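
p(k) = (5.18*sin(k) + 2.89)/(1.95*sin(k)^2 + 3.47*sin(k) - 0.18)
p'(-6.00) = -16.13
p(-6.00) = 4.61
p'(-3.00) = 23.81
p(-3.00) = -3.42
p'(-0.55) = -3.13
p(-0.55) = -0.12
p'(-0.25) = -10.08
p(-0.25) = -1.75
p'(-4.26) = 0.63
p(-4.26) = 1.67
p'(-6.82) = -3.23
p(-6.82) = -0.17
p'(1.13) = -0.61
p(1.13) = 1.66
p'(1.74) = 0.20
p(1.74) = 1.56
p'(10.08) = 2.52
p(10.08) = 0.17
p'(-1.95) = 1.15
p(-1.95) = 1.12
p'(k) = (-3.9*sin(k)*cos(k) - 3.47*cos(k))*(5.18*sin(k) + 2.89)/(1.95*sin(k)^2 + 3.47*sin(k) - 0.18)^2 + 5.18*cos(k)/(1.95*sin(k)^2 + 3.47*sin(k) - 0.18) = (-11.271*sin(k) + 5.0505*cos(2*k) - 16.0112)*cos(k)/(1.95*sin(k)^2 + 3.47*sin(k) - 0.18)^2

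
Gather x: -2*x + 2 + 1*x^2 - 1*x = x^2 - 3*x + 2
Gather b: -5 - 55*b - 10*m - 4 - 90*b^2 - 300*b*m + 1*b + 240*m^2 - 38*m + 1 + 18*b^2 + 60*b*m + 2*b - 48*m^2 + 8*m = -72*b^2 + b*(-240*m - 52) + 192*m^2 - 40*m - 8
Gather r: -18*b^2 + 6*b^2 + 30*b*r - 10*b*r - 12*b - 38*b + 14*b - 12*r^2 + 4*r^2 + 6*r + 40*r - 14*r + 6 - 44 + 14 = -12*b^2 - 36*b - 8*r^2 + r*(20*b + 32) - 24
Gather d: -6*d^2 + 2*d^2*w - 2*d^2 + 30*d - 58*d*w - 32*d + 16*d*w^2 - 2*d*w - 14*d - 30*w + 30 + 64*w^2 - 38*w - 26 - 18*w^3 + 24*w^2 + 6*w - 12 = d^2*(2*w - 8) + d*(16*w^2 - 60*w - 16) - 18*w^3 + 88*w^2 - 62*w - 8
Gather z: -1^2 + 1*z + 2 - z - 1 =0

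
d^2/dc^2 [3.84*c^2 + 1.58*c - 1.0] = 7.68000000000000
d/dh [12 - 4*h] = -4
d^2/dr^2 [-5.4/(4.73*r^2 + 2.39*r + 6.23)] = (241.62732*r^2 + 122.09076*r - 5.4*(9.46*r + 2.39)*(18.92*r + 4.78) + 318.25332)/(4.73*r^2 + 2.39*r + 6.23)^3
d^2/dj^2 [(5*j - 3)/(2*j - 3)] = 36/(2*j - 3)^3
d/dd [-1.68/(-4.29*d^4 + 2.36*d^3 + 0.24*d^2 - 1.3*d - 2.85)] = (-28.8288*d^3 + 11.8944*d^2 + 0.8064*d - 2.184)/(4.29*d^4 - 2.36*d^3 - 0.24*d^2 + 1.3*d + 2.85)^2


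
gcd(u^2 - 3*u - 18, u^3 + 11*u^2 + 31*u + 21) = u + 3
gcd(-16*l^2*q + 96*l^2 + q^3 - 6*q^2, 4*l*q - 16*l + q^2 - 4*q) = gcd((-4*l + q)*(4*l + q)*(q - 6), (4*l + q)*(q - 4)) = 4*l + q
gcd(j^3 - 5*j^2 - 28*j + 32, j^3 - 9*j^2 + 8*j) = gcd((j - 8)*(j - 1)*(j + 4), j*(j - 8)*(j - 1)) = j^2 - 9*j + 8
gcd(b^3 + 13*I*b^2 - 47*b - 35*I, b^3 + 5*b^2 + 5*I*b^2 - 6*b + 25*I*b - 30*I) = b + 5*I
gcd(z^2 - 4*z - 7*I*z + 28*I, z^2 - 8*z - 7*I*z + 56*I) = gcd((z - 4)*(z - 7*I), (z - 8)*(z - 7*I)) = z - 7*I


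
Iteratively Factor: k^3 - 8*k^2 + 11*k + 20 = (k - 4)*(k^2 - 4*k - 5) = (k - 4)*(k + 1)*(k - 5)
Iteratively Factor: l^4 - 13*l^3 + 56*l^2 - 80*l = (l - 4)*(l^3 - 9*l^2 + 20*l) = (l - 5)*(l - 4)*(l^2 - 4*l) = l*(l - 5)*(l - 4)*(l - 4)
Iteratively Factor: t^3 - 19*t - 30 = (t + 3)*(t^2 - 3*t - 10) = (t + 2)*(t + 3)*(t - 5)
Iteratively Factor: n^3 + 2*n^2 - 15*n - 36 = (n - 4)*(n^2 + 6*n + 9) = (n - 4)*(n + 3)*(n + 3)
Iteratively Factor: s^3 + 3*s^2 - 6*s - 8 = (s + 4)*(s^2 - s - 2) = (s + 1)*(s + 4)*(s - 2)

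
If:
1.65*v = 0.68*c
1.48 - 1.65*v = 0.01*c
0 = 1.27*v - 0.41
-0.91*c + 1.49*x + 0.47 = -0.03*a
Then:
No Solution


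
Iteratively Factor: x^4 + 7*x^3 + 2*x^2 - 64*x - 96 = (x + 4)*(x^3 + 3*x^2 - 10*x - 24) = (x + 4)^2*(x^2 - x - 6) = (x - 3)*(x + 4)^2*(x + 2)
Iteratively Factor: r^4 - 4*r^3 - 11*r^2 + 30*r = (r + 3)*(r^3 - 7*r^2 + 10*r) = r*(r + 3)*(r^2 - 7*r + 10) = r*(r - 5)*(r + 3)*(r - 2)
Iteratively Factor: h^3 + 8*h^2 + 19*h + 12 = (h + 4)*(h^2 + 4*h + 3) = (h + 3)*(h + 4)*(h + 1)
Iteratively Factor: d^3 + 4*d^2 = (d + 4)*(d^2) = d*(d + 4)*(d)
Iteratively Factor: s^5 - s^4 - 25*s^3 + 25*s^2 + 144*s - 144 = (s + 4)*(s^4 - 5*s^3 - 5*s^2 + 45*s - 36) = (s - 4)*(s + 4)*(s^3 - s^2 - 9*s + 9) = (s - 4)*(s - 3)*(s + 4)*(s^2 + 2*s - 3) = (s - 4)*(s - 3)*(s + 3)*(s + 4)*(s - 1)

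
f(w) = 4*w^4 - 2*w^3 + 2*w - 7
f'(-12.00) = -28510.00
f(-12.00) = 86369.00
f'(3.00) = 380.00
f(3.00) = 269.00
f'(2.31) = 167.21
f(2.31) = 86.86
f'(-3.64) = -849.15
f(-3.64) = 784.38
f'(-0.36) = 0.48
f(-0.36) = -7.56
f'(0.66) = 3.99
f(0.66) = -5.50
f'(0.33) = 1.92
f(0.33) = -6.36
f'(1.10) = 16.04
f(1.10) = -1.61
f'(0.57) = 3.01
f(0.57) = -5.81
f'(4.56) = 1394.34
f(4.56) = 1541.98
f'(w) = 16*w^3 - 6*w^2 + 2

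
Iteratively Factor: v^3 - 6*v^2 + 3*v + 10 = (v + 1)*(v^2 - 7*v + 10) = (v - 5)*(v + 1)*(v - 2)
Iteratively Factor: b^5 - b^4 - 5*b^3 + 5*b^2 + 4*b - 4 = (b - 2)*(b^4 + b^3 - 3*b^2 - b + 2) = (b - 2)*(b + 1)*(b^3 - 3*b + 2) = (b - 2)*(b + 1)*(b + 2)*(b^2 - 2*b + 1) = (b - 2)*(b - 1)*(b + 1)*(b + 2)*(b - 1)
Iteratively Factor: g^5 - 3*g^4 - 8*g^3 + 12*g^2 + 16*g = (g + 2)*(g^4 - 5*g^3 + 2*g^2 + 8*g) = (g + 1)*(g + 2)*(g^3 - 6*g^2 + 8*g) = (g - 2)*(g + 1)*(g + 2)*(g^2 - 4*g) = (g - 4)*(g - 2)*(g + 1)*(g + 2)*(g)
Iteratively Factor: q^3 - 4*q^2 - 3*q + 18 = (q + 2)*(q^2 - 6*q + 9) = (q - 3)*(q + 2)*(q - 3)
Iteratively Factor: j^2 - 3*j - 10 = (j - 5)*(j + 2)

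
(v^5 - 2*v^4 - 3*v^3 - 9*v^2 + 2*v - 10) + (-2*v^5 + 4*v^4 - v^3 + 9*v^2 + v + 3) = -v^5 + 2*v^4 - 4*v^3 + 3*v - 7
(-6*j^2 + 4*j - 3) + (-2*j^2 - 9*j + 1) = -8*j^2 - 5*j - 2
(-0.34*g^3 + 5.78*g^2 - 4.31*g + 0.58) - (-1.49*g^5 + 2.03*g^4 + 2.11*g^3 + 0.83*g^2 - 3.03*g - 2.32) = 1.49*g^5 - 2.03*g^4 - 2.45*g^3 + 4.95*g^2 - 1.28*g + 2.9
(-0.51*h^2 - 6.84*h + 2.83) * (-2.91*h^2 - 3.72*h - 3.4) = 1.4841*h^4 + 21.8016*h^3 + 18.9435*h^2 + 12.7284*h - 9.622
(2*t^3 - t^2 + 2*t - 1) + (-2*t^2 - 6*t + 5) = 2*t^3 - 3*t^2 - 4*t + 4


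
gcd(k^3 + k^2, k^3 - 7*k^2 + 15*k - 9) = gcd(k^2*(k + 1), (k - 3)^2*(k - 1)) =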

Task item: Show all lines in the preceding material that have "Gather" in them.

Solution to this problem:
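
Gather x: -2*x + 2 + 1*x^2 - 1*x = x^2 - 3*x + 2
Gather b: -5 - 55*b - 10*m - 4 - 90*b^2 - 300*b*m + 1*b + 240*m^2 - 38*m + 1 + 18*b^2 + 60*b*m + 2*b - 48*m^2 + 8*m = -72*b^2 + b*(-240*m - 52) + 192*m^2 - 40*m - 8
Gather r: -18*b^2 + 6*b^2 + 30*b*r - 10*b*r - 12*b - 38*b + 14*b - 12*r^2 + 4*r^2 + 6*r + 40*r - 14*r + 6 - 44 + 14 = -12*b^2 - 36*b - 8*r^2 + r*(20*b + 32) - 24
Gather d: -6*d^2 + 2*d^2*w - 2*d^2 + 30*d - 58*d*w - 32*d + 16*d*w^2 - 2*d*w - 14*d - 30*w + 30 + 64*w^2 - 38*w - 26 - 18*w^3 + 24*w^2 + 6*w - 12 = d^2*(2*w - 8) + d*(16*w^2 - 60*w - 16) - 18*w^3 + 88*w^2 - 62*w - 8
Gather z: -1^2 + 1*z + 2 - z - 1 =0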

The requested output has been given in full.